Data
--*--

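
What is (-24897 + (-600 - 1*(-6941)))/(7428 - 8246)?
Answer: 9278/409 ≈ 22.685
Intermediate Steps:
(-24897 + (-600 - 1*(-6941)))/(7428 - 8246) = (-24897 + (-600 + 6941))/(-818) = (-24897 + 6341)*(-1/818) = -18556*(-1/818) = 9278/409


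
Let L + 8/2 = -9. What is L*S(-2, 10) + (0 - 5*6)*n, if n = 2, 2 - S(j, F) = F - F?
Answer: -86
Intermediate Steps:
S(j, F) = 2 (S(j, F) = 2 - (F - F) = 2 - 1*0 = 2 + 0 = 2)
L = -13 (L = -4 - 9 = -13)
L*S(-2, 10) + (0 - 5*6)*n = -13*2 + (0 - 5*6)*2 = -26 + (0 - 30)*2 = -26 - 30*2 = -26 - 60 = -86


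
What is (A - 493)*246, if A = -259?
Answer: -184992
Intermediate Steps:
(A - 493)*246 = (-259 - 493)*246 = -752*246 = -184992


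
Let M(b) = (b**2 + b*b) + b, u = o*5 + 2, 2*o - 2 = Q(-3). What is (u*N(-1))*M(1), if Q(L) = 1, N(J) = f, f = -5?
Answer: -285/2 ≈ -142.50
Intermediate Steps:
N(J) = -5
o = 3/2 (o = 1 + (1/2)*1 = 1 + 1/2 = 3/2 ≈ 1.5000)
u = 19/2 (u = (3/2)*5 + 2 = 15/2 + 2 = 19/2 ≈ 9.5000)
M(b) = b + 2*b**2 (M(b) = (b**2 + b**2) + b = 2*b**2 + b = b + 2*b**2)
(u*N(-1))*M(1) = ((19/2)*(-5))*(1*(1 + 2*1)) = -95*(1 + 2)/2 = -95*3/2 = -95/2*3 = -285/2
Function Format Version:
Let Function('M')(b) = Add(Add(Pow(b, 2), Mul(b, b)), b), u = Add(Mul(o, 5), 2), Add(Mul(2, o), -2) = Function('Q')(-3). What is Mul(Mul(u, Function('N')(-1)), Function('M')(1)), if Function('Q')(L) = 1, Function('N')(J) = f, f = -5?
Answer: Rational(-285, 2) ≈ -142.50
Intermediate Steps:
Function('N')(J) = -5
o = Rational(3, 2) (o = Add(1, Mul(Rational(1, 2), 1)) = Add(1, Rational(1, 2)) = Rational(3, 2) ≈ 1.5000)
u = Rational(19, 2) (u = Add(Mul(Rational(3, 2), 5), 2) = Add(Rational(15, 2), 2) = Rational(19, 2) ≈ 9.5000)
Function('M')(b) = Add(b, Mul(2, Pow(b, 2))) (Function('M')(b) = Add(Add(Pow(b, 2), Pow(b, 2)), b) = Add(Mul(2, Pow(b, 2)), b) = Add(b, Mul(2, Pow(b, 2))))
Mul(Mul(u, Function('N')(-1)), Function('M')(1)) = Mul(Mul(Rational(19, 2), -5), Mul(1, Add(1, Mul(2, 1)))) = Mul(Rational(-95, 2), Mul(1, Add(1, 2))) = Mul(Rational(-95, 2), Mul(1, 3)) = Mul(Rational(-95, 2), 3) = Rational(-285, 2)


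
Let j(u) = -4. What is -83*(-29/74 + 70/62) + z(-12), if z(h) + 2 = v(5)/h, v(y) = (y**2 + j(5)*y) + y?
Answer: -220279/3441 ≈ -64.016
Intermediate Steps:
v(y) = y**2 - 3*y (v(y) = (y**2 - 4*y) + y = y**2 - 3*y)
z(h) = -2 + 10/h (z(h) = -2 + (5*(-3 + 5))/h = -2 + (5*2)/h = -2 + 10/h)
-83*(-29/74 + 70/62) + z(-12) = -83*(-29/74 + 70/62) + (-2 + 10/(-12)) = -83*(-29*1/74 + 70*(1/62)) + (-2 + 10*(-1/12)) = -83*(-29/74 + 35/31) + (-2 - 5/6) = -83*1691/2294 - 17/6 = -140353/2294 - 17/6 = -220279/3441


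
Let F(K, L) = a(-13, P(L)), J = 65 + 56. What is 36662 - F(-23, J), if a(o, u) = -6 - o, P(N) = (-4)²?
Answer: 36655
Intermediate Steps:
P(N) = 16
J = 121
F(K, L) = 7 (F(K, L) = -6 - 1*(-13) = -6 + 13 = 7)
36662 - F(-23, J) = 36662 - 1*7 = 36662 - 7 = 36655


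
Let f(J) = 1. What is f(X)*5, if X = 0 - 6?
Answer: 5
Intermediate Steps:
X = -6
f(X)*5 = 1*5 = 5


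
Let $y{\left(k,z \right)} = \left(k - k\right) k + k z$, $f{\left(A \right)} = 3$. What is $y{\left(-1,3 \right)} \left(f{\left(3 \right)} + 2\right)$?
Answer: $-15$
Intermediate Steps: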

--*--

How to complete this task
Using the entries above, output exactly the lines between the line holding "Let M(b) = (b**2" and the line holding "Answer: -220279/3441 ≈ -64.016", end lines included, and nothing more.

Answer for this exercise
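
Let M(b) = (b**2 + b*b) + b, u = o*5 + 2, 2*o - 2 = Q(-3). What is (u*N(-1))*M(1), if Q(L) = 1, N(J) = f, f = -5?
Answer: -285/2 ≈ -142.50
Intermediate Steps:
N(J) = -5
o = 3/2 (o = 1 + (1/2)*1 = 1 + 1/2 = 3/2 ≈ 1.5000)
u = 19/2 (u = (3/2)*5 + 2 = 15/2 + 2 = 19/2 ≈ 9.5000)
M(b) = b + 2*b**2 (M(b) = (b**2 + b**2) + b = 2*b**2 + b = b + 2*b**2)
(u*N(-1))*M(1) = ((19/2)*(-5))*(1*(1 + 2*1)) = -95*(1 + 2)/2 = -95*3/2 = -95/2*3 = -285/2
Function Format Version:
Let Function('M')(b) = Add(Add(Pow(b, 2), Mul(b, b)), b), u = Add(Mul(o, 5), 2), Add(Mul(2, o), -2) = Function('Q')(-3). What is Mul(Mul(u, Function('N')(-1)), Function('M')(1)), if Function('Q')(L) = 1, Function('N')(J) = f, f = -5?
Answer: Rational(-285, 2) ≈ -142.50
Intermediate Steps:
Function('N')(J) = -5
o = Rational(3, 2) (o = Add(1, Mul(Rational(1, 2), 1)) = Add(1, Rational(1, 2)) = Rational(3, 2) ≈ 1.5000)
u = Rational(19, 2) (u = Add(Mul(Rational(3, 2), 5), 2) = Add(Rational(15, 2), 2) = Rational(19, 2) ≈ 9.5000)
Function('M')(b) = Add(b, Mul(2, Pow(b, 2))) (Function('M')(b) = Add(Add(Pow(b, 2), Pow(b, 2)), b) = Add(Mul(2, Pow(b, 2)), b) = Add(b, Mul(2, Pow(b, 2))))
Mul(Mul(u, Function('N')(-1)), Function('M')(1)) = Mul(Mul(Rational(19, 2), -5), Mul(1, Add(1, Mul(2, 1)))) = Mul(Rational(-95, 2), Mul(1, Add(1, 2))) = Mul(Rational(-95, 2), Mul(1, 3)) = Mul(Rational(-95, 2), 3) = Rational(-285, 2)


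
Let j(u) = -4. What is -83*(-29/74 + 70/62) + z(-12), if z(h) + 2 = v(5)/h, v(y) = (y**2 + j(5)*y) + y?
Answer: -220279/3441 ≈ -64.016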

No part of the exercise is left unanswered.